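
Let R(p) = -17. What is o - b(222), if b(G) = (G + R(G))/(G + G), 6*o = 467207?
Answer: 11524371/148 ≈ 77867.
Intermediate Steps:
o = 467207/6 (o = (⅙)*467207 = 467207/6 ≈ 77868.)
b(G) = (-17 + G)/(2*G) (b(G) = (G - 17)/(G + G) = (-17 + G)/((2*G)) = (-17 + G)*(1/(2*G)) = (-17 + G)/(2*G))
o - b(222) = 467207/6 - (-17 + 222)/(2*222) = 467207/6 - 205/(2*222) = 467207/6 - 1*205/444 = 467207/6 - 205/444 = 11524371/148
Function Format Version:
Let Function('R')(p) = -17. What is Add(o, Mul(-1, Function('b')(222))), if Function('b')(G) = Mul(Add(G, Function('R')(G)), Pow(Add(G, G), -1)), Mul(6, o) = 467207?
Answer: Rational(11524371, 148) ≈ 77867.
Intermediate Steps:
o = Rational(467207, 6) (o = Mul(Rational(1, 6), 467207) = Rational(467207, 6) ≈ 77868.)
Function('b')(G) = Mul(Rational(1, 2), Pow(G, -1), Add(-17, G)) (Function('b')(G) = Mul(Add(G, -17), Pow(Add(G, G), -1)) = Mul(Add(-17, G), Pow(Mul(2, G), -1)) = Mul(Add(-17, G), Mul(Rational(1, 2), Pow(G, -1))) = Mul(Rational(1, 2), Pow(G, -1), Add(-17, G)))
Add(o, Mul(-1, Function('b')(222))) = Add(Rational(467207, 6), Mul(-1, Mul(Rational(1, 2), Pow(222, -1), Add(-17, 222)))) = Add(Rational(467207, 6), Mul(-1, Mul(Rational(1, 2), Rational(1, 222), 205))) = Add(Rational(467207, 6), Mul(-1, Rational(205, 444))) = Add(Rational(467207, 6), Rational(-205, 444)) = Rational(11524371, 148)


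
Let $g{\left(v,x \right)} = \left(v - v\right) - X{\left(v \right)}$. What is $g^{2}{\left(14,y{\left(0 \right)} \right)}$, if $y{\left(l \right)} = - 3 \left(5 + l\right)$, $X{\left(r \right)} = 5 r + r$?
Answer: $7056$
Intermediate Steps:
$X{\left(r \right)} = 6 r$
$y{\left(l \right)} = -15 - 3 l$
$g{\left(v,x \right)} = - 6 v$ ($g{\left(v,x \right)} = \left(v - v\right) - 6 v = 0 - 6 v = - 6 v$)
$g^{2}{\left(14,y{\left(0 \right)} \right)} = \left(\left(-6\right) 14\right)^{2} = \left(-84\right)^{2} = 7056$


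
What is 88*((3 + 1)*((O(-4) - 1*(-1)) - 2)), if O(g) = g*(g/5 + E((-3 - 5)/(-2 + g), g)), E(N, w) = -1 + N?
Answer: 4576/15 ≈ 305.07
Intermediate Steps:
O(g) = g*(-1 - 8/(-2 + g) + g/5) (O(g) = g*(g/5 + (-1 + (-3 - 5)/(-2 + g))) = g*(g*(⅕) + (-1 - 8/(-2 + g))) = g*(g/5 + (-1 - 8/(-2 + g))) = g*(-1 - 8/(-2 + g) + g/5))
88*((3 + 1)*((O(-4) - 1*(-1)) - 2)) = 88*((3 + 1)*(((⅕)*(-4)*(-30 + (-4)² - 7*(-4))/(-2 - 4) - 1*(-1)) - 2)) = 88*(4*(((⅕)*(-4)*(-30 + 16 + 28)/(-6) + 1) - 2)) = 88*(4*(((⅕)*(-4)*(-⅙)*14 + 1) - 2)) = 88*(4*((28/15 + 1) - 2)) = 88*(4*(43/15 - 2)) = 88*(4*(13/15)) = 88*(52/15) = 4576/15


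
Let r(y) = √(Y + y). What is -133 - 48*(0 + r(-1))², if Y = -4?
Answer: 107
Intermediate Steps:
r(y) = √(-4 + y)
-133 - 48*(0 + r(-1))² = -133 - 48*(0 + √(-4 - 1))² = -133 - 48*(0 + √(-5))² = -133 - 48*(0 + I*√5)² = -133 - 48*(I*√5)² = -133 - 48*(-5) = -133 + 240 = 107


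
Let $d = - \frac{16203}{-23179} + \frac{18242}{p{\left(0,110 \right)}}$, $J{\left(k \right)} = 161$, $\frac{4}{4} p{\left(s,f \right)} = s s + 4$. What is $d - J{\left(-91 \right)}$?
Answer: $\frac{203984427}{46358} \approx 4400.2$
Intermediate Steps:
$p{\left(s,f \right)} = 4 + s^{2}$ ($p{\left(s,f \right)} = s s + 4 = s^{2} + 4 = 4 + s^{2}$)
$d = \frac{211448065}{46358}$ ($d = - \frac{16203}{-23179} + \frac{18242}{4 + 0^{2}} = \left(-16203\right) \left(- \frac{1}{23179}\right) + \frac{18242}{4 + 0} = \frac{16203}{23179} + \frac{18242}{4} = \frac{16203}{23179} + 18242 \cdot \frac{1}{4} = \frac{16203}{23179} + \frac{9121}{2} = \frac{211448065}{46358} \approx 4561.2$)
$d - J{\left(-91 \right)} = \frac{211448065}{46358} - 161 = \frac{203984427}{46358}$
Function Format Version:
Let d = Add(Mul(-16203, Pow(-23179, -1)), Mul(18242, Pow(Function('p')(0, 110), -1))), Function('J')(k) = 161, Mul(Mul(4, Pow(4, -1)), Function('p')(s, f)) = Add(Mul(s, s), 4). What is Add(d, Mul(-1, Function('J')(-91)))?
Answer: Rational(203984427, 46358) ≈ 4400.2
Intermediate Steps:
Function('p')(s, f) = Add(4, Pow(s, 2)) (Function('p')(s, f) = Add(Mul(s, s), 4) = Add(Pow(s, 2), 4) = Add(4, Pow(s, 2)))
d = Rational(211448065, 46358) (d = Add(Mul(-16203, Pow(-23179, -1)), Mul(18242, Pow(Add(4, Pow(0, 2)), -1))) = Add(Mul(-16203, Rational(-1, 23179)), Mul(18242, Pow(Add(4, 0), -1))) = Add(Rational(16203, 23179), Mul(18242, Pow(4, -1))) = Add(Rational(16203, 23179), Mul(18242, Rational(1, 4))) = Add(Rational(16203, 23179), Rational(9121, 2)) = Rational(211448065, 46358) ≈ 4561.2)
Add(d, Mul(-1, Function('J')(-91))) = Add(Rational(211448065, 46358), Mul(-1, 161)) = Add(Rational(211448065, 46358), -161) = Rational(203984427, 46358)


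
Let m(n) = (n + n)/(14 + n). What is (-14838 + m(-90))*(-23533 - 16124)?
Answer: 11178396189/19 ≈ 5.8834e+8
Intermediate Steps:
m(n) = 2*n/(14 + n) (m(n) = (2*n)/(14 + n) = 2*n/(14 + n))
(-14838 + m(-90))*(-23533 - 16124) = (-14838 + 2*(-90)/(14 - 90))*(-23533 - 16124) = (-14838 + 2*(-90)/(-76))*(-39657) = (-14838 + 2*(-90)*(-1/76))*(-39657) = (-14838 + 45/19)*(-39657) = -281877/19*(-39657) = 11178396189/19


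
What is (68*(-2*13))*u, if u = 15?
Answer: -26520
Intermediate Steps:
(68*(-2*13))*u = (68*(-2*13))*15 = (68*(-26))*15 = -1768*15 = -26520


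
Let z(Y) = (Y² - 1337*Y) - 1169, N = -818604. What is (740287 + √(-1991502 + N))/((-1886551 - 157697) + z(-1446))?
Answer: 740287/1978801 + 3*I*√312234/1978801 ≈ 0.37411 + 0.00084715*I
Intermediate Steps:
z(Y) = -1169 + Y² - 1337*Y
(740287 + √(-1991502 + N))/((-1886551 - 157697) + z(-1446)) = (740287 + √(-1991502 - 818604))/((-1886551 - 157697) + (-1169 + (-1446)² - 1337*(-1446))) = (740287 + √(-2810106))/(-2044248 + (-1169 + 2090916 + 1933302)) = (740287 + 3*I*√312234)/(-2044248 + 4023049) = (740287 + 3*I*√312234)/1978801 = (740287 + 3*I*√312234)*(1/1978801) = 740287/1978801 + 3*I*√312234/1978801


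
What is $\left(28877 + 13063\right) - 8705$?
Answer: $33235$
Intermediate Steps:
$\left(28877 + 13063\right) - 8705 = 41940 - 8705 = 33235$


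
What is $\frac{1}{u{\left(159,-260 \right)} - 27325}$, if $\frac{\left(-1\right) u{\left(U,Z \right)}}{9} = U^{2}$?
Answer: $- \frac{1}{254854} \approx -3.9238 \cdot 10^{-6}$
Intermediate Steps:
$u{\left(U,Z \right)} = - 9 U^{2}$
$\frac{1}{u{\left(159,-260 \right)} - 27325} = \frac{1}{- 9 \cdot 159^{2} - 27325} = \frac{1}{\left(-9\right) 25281 - 27325} = \frac{1}{-227529 - 27325} = \frac{1}{-254854} = - \frac{1}{254854}$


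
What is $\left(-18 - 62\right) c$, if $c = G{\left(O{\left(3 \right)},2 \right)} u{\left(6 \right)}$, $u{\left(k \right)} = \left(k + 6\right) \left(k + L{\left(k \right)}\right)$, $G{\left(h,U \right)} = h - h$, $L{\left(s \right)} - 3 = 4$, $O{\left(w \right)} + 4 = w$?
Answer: $0$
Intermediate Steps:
$O{\left(w \right)} = -4 + w$
$L{\left(s \right)} = 7$ ($L{\left(s \right)} = 3 + 4 = 7$)
$G{\left(h,U \right)} = 0$
$u{\left(k \right)} = \left(6 + k\right) \left(7 + k\right)$ ($u{\left(k \right)} = \left(k + 6\right) \left(k + 7\right) = \left(6 + k\right) \left(7 + k\right)$)
$c = 0$ ($c = 0 \left(42 + 6^{2} + 13 \cdot 6\right) = 0 \left(42 + 36 + 78\right) = 0 \cdot 156 = 0$)
$\left(-18 - 62\right) c = \left(-18 - 62\right) 0 = \left(-80\right) 0 = 0$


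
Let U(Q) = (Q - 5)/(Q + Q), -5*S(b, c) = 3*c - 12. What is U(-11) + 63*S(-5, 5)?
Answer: -2039/55 ≈ -37.073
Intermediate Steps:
S(b, c) = 12/5 - 3*c/5 (S(b, c) = -(3*c - 12)/5 = -(-12 + 3*c)/5 = 12/5 - 3*c/5)
U(Q) = (-5 + Q)/(2*Q) (U(Q) = (-5 + Q)/((2*Q)) = (-5 + Q)*(1/(2*Q)) = (-5 + Q)/(2*Q))
U(-11) + 63*S(-5, 5) = (1/2)*(-5 - 11)/(-11) + 63*(12/5 - 3/5*5) = (1/2)*(-1/11)*(-16) + 63*(12/5 - 3) = 8/11 + 63*(-3/5) = 8/11 - 189/5 = -2039/55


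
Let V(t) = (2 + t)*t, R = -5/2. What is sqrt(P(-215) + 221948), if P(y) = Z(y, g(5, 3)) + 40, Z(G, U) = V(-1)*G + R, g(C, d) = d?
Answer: sqrt(888802)/2 ≈ 471.38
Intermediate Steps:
R = -5/2 (R = -5*1/2 = -5/2 ≈ -2.5000)
V(t) = t*(2 + t)
Z(G, U) = -5/2 - G (Z(G, U) = (-(2 - 1))*G - 5/2 = (-1*1)*G - 5/2 = -G - 5/2 = -5/2 - G)
P(y) = 75/2 - y (P(y) = (-5/2 - y) + 40 = 75/2 - y)
sqrt(P(-215) + 221948) = sqrt((75/2 - 1*(-215)) + 221948) = sqrt((75/2 + 215) + 221948) = sqrt(505/2 + 221948) = sqrt(444401/2) = sqrt(888802)/2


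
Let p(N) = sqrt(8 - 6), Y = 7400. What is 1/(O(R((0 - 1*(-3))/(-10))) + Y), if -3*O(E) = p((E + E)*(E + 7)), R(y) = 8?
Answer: 33300/246419999 + 3*sqrt(2)/492839998 ≈ 0.00013514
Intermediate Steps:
p(N) = sqrt(2)
O(E) = -sqrt(2)/3
1/(O(R((0 - 1*(-3))/(-10))) + Y) = 1/(-sqrt(2)/3 + 7400) = 1/(7400 - sqrt(2)/3)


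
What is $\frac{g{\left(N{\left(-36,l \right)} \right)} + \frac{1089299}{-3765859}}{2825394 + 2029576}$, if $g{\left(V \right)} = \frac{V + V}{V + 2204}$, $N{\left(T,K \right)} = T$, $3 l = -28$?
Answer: $- \frac{32909276}{495472889916133} \approx -6.642 \cdot 10^{-8}$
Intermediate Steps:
$l = - \frac{28}{3}$ ($l = \frac{1}{3} \left(-28\right) = - \frac{28}{3} \approx -9.3333$)
$g{\left(V \right)} = \frac{2 V}{2204 + V}$
$\frac{g{\left(N{\left(-36,l \right)} \right)} + \frac{1089299}{-3765859}}{2825394 + 2029576} = \frac{2 \left(-36\right) \frac{1}{2204 - 36} + \frac{1089299}{-3765859}}{2825394 + 2029576} = \frac{2 \left(-36\right) \frac{1}{2168} + 1089299 \left(- \frac{1}{3765859}\right)}{4854970} = \left(2 \left(-36\right) \frac{1}{2168} - \frac{1089299}{3765859}\right) \frac{1}{4854970} = \left(- \frac{9}{271} - \frac{1089299}{3765859}\right) \frac{1}{4854970} = \left(- \frac{329092760}{1020547789}\right) \frac{1}{4854970} = - \frac{32909276}{495472889916133}$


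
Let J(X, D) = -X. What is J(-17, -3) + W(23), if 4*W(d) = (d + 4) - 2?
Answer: 93/4 ≈ 23.250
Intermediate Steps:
W(d) = 1/2 + d/4 (W(d) = ((d + 4) - 2)/4 = ((4 + d) - 2)/4 = (2 + d)/4 = 1/2 + d/4)
J(-17, -3) + W(23) = -1*(-17) + (1/2 + (1/4)*23) = 17 + (1/2 + 23/4) = 17 + 25/4 = 93/4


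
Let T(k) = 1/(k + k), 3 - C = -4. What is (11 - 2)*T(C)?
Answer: 9/14 ≈ 0.64286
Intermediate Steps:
C = 7 (C = 3 - 1*(-4) = 3 + 4 = 7)
T(k) = 1/(2*k)
(11 - 2)*T(C) = (11 - 2)*((½)/7) = 9*((½)*(⅐)) = 9*(1/14) = 9/14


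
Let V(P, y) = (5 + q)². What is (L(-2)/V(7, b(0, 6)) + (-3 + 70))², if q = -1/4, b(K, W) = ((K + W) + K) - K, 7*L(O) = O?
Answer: 28654702729/6385729 ≈ 4487.3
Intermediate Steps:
L(O) = O/7
b(K, W) = K + W (b(K, W) = (W + 2*K) - K = K + W)
q = -¼ (q = -1*¼ = -¼ ≈ -0.25000)
V(P, y) = 361/16 (V(P, y) = (5 - ¼)² = (19/4)² = 361/16)
(L(-2)/V(7, b(0, 6)) + (-3 + 70))² = (((⅐)*(-2))/(361/16) + (-3 + 70))² = (-2/7*16/361 + 67)² = (-32/2527 + 67)² = (169277/2527)² = 28654702729/6385729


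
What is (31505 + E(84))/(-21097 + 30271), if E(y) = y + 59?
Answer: 15824/4587 ≈ 3.4497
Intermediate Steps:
E(y) = 59 + y
(31505 + E(84))/(-21097 + 30271) = (31505 + (59 + 84))/(-21097 + 30271) = (31505 + 143)/9174 = 31648*(1/9174) = 15824/4587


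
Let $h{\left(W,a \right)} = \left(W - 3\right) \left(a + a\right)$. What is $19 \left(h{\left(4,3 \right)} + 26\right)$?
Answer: $608$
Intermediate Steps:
$h{\left(W,a \right)} = 2 a \left(-3 + W\right)$ ($h{\left(W,a \right)} = \left(-3 + W\right) 2 a = 2 a \left(-3 + W\right)$)
$19 \left(h{\left(4,3 \right)} + 26\right) = 19 \left(2 \cdot 3 \left(-3 + 4\right) + 26\right) = 19 \left(2 \cdot 3 \cdot 1 + 26\right) = 19 \left(6 + 26\right) = 19 \cdot 32 = 608$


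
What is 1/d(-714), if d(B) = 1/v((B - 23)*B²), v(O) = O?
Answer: -375719652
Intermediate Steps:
d(B) = 1/(B²*(-23 + B)) (d(B) = 1/((B - 23)*B²) = 1/((-23 + B)*B²) = 1/(B²*(-23 + B)))
1/d(-714) = 1/(1/((-714)²*(-23 - 714))) = 1/((1/509796)/(-737)) = 1/((1/509796)*(-1/737)) = 1/(-1/375719652) = -375719652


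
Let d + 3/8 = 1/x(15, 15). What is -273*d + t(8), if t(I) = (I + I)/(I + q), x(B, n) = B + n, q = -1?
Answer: 26757/280 ≈ 95.561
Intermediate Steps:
t(I) = 2*I/(-1 + I) (t(I) = (I + I)/(I - 1) = (2*I)/(-1 + I) = 2*I/(-1 + I))
d = -41/120 (d = -3/8 + 1/(15 + 15) = -3/8 + 1/30 = -41/120 ≈ -0.34167)
-273*d + t(8) = -273*(-41/120) + 2*8/(-1 + 8) = 3731/40 + 2*8/7 = 3731/40 + 2*8*(1/7) = 3731/40 + 16/7 = 26757/280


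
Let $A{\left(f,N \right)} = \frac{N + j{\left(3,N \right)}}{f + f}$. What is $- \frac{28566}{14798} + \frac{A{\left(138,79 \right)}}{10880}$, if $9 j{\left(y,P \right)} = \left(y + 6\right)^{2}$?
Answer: $- \frac{5361185491}{2777288640} \approx -1.9304$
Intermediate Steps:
$j{\left(y,P \right)} = \frac{\left(6 + y\right)^{2}}{9}$ ($j{\left(y,P \right)} = \frac{\left(y + 6\right)^{2}}{9} = \frac{\left(6 + y\right)^{2}}{9}$)
$A{\left(f,N \right)} = \frac{9 + N}{2 f}$ ($A{\left(f,N \right)} = \frac{N + \frac{\left(6 + 3\right)^{2}}{9}}{f + f} = \frac{N + \frac{9^{2}}{9}}{2 f} = \left(N + \frac{1}{9} \cdot 81\right) \frac{1}{2 f} = \left(N + 9\right) \frac{1}{2 f} = \left(9 + N\right) \frac{1}{2 f} = \frac{9 + N}{2 f}$)
$- \frac{28566}{14798} + \frac{A{\left(138,79 \right)}}{10880} = - \frac{28566}{14798} + \frac{\frac{1}{2} \cdot \frac{1}{138} \left(9 + 79\right)}{10880} = \left(-28566\right) \frac{1}{14798} + \frac{1}{2} \cdot \frac{1}{138} \cdot 88 \cdot \frac{1}{10880} = - \frac{14283}{7399} + \frac{22}{69} \cdot \frac{1}{10880} = - \frac{14283}{7399} + \frac{11}{375360} = - \frac{5361185491}{2777288640}$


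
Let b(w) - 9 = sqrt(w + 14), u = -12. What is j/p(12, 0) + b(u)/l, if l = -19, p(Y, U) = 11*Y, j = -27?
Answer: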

━━━━━━━━

▶ **Problem requirements**: Beginning with the first line of the records above, reproduce each line exactly, ending at the line that contains "Answer: Rational(11524371, 148) ≈ 77867.", and leave out everything else.

▶ **Result for this exercise**:
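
Let R(p) = -17. What is o - b(222), if b(G) = (G + R(G))/(G + G), 6*o = 467207?
Answer: 11524371/148 ≈ 77867.
Intermediate Steps:
o = 467207/6 (o = (⅙)*467207 = 467207/6 ≈ 77868.)
b(G) = (-17 + G)/(2*G) (b(G) = (G - 17)/(G + G) = (-17 + G)/((2*G)) = (-17 + G)*(1/(2*G)) = (-17 + G)/(2*G))
o - b(222) = 467207/6 - (-17 + 222)/(2*222) = 467207/6 - 205/(2*222) = 467207/6 - 1*205/444 = 467207/6 - 205/444 = 11524371/148
Function Format Version:
Let Function('R')(p) = -17. What is Add(o, Mul(-1, Function('b')(222))), if Function('b')(G) = Mul(Add(G, Function('R')(G)), Pow(Add(G, G), -1)), Mul(6, o) = 467207?
Answer: Rational(11524371, 148) ≈ 77867.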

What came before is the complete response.